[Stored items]
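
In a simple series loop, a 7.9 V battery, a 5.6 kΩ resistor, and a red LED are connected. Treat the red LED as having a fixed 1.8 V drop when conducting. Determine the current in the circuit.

KVL around the loop: 7.9 = V_D + I·R = 1.8 + I × 5.6 kΩ.
So I = (7.9 − 1.8) / 5.6 kΩ = 6.1 / 5.6 = 1.09 mA.

I ≈ 1.1 mA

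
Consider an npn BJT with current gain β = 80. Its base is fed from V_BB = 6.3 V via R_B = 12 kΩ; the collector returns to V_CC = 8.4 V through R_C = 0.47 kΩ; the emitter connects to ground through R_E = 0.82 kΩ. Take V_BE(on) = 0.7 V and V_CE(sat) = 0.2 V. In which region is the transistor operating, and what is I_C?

active; I_C ≈ 5.7 mA

Assume active. Base-emitter loop: I_B = (V_BB − V_BE)/(R_B + (β+1)R_E) = (6.3 − 0.7)/(12 + 81×0.82) = 0.0714 mA.
I_C = β·I_B = 80×0.0714 = 5.71 mA.
V_CE = V_CC − I_C·R_C − I_E·R_E = 8.4 − 5.71×0.47 − 5.78×0.82 = 0.972 V > V_CE(sat), so the active-region assumption holds.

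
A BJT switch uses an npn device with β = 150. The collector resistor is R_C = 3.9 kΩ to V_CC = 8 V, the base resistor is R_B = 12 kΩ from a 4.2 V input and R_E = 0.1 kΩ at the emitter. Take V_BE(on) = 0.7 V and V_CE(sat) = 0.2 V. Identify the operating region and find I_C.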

## Exercise goal:
Please retype exactly the line containing "Consider an npn" and each line after it to the end of the records, and nothing more.

## Your solution:
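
Consider an npn BJT with current gain β = 80. Its base is fed from V_BB = 6.3 V via R_B = 12 kΩ; the collector returns to V_CC = 8.4 V through R_C = 0.47 kΩ; the emitter connects to ground through R_E = 0.82 kΩ. Take V_BE(on) = 0.7 V and V_CE(sat) = 0.2 V. In which region is the transistor operating, and what is I_C?

active; I_C ≈ 5.7 mA

Assume active. Base-emitter loop: I_B = (V_BB − V_BE)/(R_B + (β+1)R_E) = (6.3 − 0.7)/(12 + 81×0.82) = 0.0714 mA.
I_C = β·I_B = 80×0.0714 = 5.71 mA.
V_CE = V_CC − I_C·R_C − I_E·R_E = 8.4 − 5.71×0.47 − 5.78×0.82 = 0.972 V > V_CE(sat), so the active-region assumption holds.

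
A BJT switch uses an npn device with β = 150. The collector resistor is R_C = 3.9 kΩ to V_CC = 8 V, the base resistor is R_B = 12 kΩ from a 4.2 V input and R_E = 0.1 kΩ at the emitter. Take V_BE(on) = 0.7 V and V_CE(sat) = 0.2 V. Identify the operating region and find I_C.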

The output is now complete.